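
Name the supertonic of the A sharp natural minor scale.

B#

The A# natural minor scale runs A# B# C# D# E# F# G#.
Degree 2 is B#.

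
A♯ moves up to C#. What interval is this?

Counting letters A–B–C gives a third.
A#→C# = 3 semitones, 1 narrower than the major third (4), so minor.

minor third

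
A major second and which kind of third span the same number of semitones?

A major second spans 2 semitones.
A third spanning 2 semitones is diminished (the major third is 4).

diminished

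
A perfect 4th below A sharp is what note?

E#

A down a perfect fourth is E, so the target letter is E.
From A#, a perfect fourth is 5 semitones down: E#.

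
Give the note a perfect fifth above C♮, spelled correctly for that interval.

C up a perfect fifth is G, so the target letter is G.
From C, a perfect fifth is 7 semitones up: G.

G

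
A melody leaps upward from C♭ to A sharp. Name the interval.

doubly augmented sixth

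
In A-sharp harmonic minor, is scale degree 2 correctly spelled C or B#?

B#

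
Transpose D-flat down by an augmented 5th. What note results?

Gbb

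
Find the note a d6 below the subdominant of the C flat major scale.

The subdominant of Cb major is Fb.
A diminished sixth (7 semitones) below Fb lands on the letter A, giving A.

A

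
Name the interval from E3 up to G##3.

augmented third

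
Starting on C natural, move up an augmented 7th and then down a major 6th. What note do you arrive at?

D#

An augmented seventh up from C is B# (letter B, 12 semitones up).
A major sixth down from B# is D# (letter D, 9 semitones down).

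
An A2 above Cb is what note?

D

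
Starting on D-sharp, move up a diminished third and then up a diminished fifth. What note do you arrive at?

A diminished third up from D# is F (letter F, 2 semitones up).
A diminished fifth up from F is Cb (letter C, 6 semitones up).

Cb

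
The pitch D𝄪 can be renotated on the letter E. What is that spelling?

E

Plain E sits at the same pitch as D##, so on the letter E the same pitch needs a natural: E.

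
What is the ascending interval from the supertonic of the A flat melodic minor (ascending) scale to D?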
# # #
**Instructions for the task:**
Please reproduce the entire listing. Keep it identical.

**Response to the exercise:**
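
Name the supertonic of the A sharp natural minor scale.

B#

The A# natural minor scale runs A# B# C# D# E# F# G#.
Degree 2 is B#.

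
A♯ moves up to C#. What interval is this?

Counting letters A–B–C gives a third.
A#→C# = 3 semitones, 1 narrower than the major third (4), so minor.

minor third

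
A major second and which kind of third span the same number of semitones?

A major second spans 2 semitones.
A third spanning 2 semitones is diminished (the major third is 4).

diminished

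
A perfect 4th below A sharp is what note?

E#

A down a perfect fourth is E, so the target letter is E.
From A#, a perfect fourth is 5 semitones down: E#.

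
Give the note a perfect fifth above C♮, spelled correctly for that interval.

C up a perfect fifth is G, so the target letter is G.
From C, a perfect fifth is 7 semitones up: G.

G

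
A melody leaps upward from C♭ to A sharp. Name the interval.

doubly augmented sixth

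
In A-sharp harmonic minor, is scale degree 2 correctly spelled C or B#?

B#

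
Transpose D-flat down by an augmented 5th. What note results?

Gbb

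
Find the note a d6 below the subdominant of the C flat major scale.

The subdominant of Cb major is Fb.
A diminished sixth (7 semitones) below Fb lands on the letter A, giving A.

A

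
Name the interval from E3 up to G##3.

augmented third

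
Starting on C natural, move up an augmented 7th and then down a major 6th. What note do you arrive at?

D#

An augmented seventh up from C is B# (letter B, 12 semitones up).
A major sixth down from B# is D# (letter D, 9 semitones down).

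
An A2 above Cb is what note?

D

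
Starting on D-sharp, move up a diminished third and then up a diminished fifth. What note do you arrive at?

A diminished third up from D# is F (letter F, 2 semitones up).
A diminished fifth up from F is Cb (letter C, 6 semitones up).

Cb

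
The pitch D𝄪 can be renotated on the letter E. What is that spelling?

E

Plain E sits at the same pitch as D##, so on the letter E the same pitch needs a natural: E.

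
What is the ascending interval from the supertonic of the A flat melodic minor (ascending) scale to D?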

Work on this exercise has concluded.